Collected data:
####
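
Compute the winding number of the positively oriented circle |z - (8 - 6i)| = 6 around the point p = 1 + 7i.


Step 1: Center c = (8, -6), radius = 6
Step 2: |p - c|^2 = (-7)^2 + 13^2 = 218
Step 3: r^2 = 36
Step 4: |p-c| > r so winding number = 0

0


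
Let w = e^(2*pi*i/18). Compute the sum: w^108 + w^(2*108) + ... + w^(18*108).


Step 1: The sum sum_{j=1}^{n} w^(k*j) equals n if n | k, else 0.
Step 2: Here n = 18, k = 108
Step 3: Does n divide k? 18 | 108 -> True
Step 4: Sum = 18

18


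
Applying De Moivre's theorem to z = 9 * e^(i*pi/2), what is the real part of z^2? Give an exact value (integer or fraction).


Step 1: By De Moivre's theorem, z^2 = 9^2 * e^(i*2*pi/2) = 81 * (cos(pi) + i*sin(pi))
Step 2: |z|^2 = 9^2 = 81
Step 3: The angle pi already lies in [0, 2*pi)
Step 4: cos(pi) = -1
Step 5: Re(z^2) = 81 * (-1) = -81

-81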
####
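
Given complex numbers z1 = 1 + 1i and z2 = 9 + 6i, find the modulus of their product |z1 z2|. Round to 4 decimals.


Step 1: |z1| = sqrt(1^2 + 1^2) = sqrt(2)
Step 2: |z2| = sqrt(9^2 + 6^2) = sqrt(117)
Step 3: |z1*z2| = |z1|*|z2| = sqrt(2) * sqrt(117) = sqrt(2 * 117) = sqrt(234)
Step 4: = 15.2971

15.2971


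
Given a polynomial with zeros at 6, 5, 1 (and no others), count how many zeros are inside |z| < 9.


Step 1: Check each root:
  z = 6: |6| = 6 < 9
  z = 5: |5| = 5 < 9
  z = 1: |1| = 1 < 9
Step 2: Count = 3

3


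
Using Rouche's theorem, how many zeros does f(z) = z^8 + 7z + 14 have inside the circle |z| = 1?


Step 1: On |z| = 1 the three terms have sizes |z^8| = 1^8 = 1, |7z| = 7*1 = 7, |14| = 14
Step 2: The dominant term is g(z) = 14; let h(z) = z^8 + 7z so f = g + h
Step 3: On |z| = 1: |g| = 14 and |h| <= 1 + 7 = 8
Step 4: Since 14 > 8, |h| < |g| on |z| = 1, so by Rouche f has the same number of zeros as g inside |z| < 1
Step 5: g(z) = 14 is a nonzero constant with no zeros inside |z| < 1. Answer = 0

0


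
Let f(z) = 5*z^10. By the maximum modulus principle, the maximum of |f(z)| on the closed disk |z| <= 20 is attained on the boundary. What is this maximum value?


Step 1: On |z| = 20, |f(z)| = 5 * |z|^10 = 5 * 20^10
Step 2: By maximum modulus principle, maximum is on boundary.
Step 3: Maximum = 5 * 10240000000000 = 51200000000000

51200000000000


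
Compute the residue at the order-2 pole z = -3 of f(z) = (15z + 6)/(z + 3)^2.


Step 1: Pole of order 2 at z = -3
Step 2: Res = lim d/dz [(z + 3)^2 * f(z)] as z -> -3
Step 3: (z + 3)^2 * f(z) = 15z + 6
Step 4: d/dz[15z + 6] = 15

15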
####
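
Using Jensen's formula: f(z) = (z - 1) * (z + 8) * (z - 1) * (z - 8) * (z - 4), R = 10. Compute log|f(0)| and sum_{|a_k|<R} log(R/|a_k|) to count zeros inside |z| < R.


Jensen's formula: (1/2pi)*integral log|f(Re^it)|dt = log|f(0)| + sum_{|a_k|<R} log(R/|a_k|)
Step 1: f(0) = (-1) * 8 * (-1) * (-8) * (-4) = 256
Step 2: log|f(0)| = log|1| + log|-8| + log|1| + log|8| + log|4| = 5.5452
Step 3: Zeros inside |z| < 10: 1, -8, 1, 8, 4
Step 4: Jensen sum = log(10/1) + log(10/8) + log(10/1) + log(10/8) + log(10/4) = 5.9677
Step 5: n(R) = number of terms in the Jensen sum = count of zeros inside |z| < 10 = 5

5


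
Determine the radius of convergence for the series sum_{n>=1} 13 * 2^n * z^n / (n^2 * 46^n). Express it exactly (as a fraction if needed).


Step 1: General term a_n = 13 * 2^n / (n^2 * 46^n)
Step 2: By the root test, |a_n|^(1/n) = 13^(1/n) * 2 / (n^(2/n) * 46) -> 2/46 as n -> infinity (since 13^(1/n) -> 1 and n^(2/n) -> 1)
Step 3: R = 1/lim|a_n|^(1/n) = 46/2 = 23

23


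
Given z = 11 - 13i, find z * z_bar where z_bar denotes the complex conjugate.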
####
WHAT TO PRODUCE
From the records above, copy out the line with "Determine the radius", the line with "Given z = 11", and every line between them, word for word.

TASK RESULT
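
Determine the radius of convergence for the series sum_{n>=1} 13 * 2^n * z^n / (n^2 * 46^n). Express it exactly (as a fraction if needed).


Step 1: General term a_n = 13 * 2^n / (n^2 * 46^n)
Step 2: By the root test, |a_n|^(1/n) = 13^(1/n) * 2 / (n^(2/n) * 46) -> 2/46 as n -> infinity (since 13^(1/n) -> 1 and n^(2/n) -> 1)
Step 3: R = 1/lim|a_n|^(1/n) = 46/2 = 23

23


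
Given z = 11 - 13i, find z * z_bar where z_bar denotes the complex conjugate.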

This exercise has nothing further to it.